**ENTRIES SHOWN:**
=======

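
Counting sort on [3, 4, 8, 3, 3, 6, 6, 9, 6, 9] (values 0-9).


Input: [3, 4, 8, 3, 3, 6, 6, 9, 6, 9]
Counts: [0, 0, 0, 3, 1, 0, 3, 0, 1, 2]

Sorted: [3, 3, 3, 4, 6, 6, 6, 8, 9, 9]


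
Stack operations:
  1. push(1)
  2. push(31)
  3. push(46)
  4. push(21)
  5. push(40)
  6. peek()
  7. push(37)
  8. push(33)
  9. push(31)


push(1) -> [1]
push(31) -> [1, 31]
push(46) -> [1, 31, 46]
push(21) -> [1, 31, 46, 21]
push(40) -> [1, 31, 46, 21, 40]
peek()->40
push(37) -> [1, 31, 46, 21, 40, 37]
push(33) -> [1, 31, 46, 21, 40, 37, 33]
push(31) -> [1, 31, 46, 21, 40, 37, 33, 31]

Final stack: [1, 31, 46, 21, 40, 37, 33, 31]


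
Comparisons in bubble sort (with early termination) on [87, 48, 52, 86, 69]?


Algorithm: bubble sort (with early termination)
Input: [87, 48, 52, 86, 69]
Sorted: [48, 52, 69, 86, 87]

9


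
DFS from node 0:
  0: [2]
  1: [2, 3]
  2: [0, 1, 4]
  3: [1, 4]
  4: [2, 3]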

=======

**WORK REQUIRED:** Repeat the records exactly, including every line.

**FINISHED TASK:**
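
Counting sort on [3, 4, 8, 3, 3, 6, 6, 9, 6, 9] (values 0-9).


Input: [3, 4, 8, 3, 3, 6, 6, 9, 6, 9]
Counts: [0, 0, 0, 3, 1, 0, 3, 0, 1, 2]

Sorted: [3, 3, 3, 4, 6, 6, 6, 8, 9, 9]


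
Stack operations:
  1. push(1)
  2. push(31)
  3. push(46)
  4. push(21)
  5. push(40)
  6. peek()
  7. push(37)
  8. push(33)
  9. push(31)


push(1) -> [1]
push(31) -> [1, 31]
push(46) -> [1, 31, 46]
push(21) -> [1, 31, 46, 21]
push(40) -> [1, 31, 46, 21, 40]
peek()->40
push(37) -> [1, 31, 46, 21, 40, 37]
push(33) -> [1, 31, 46, 21, 40, 37, 33]
push(31) -> [1, 31, 46, 21, 40, 37, 33, 31]

Final stack: [1, 31, 46, 21, 40, 37, 33, 31]


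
Comparisons in bubble sort (with early termination) on [87, 48, 52, 86, 69]?


Algorithm: bubble sort (with early termination)
Input: [87, 48, 52, 86, 69]
Sorted: [48, 52, 69, 86, 87]

9


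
DFS from node 0:
  0: [2]
  1: [2, 3]
  2: [0, 1, 4]
  3: [1, 4]
  4: [2, 3]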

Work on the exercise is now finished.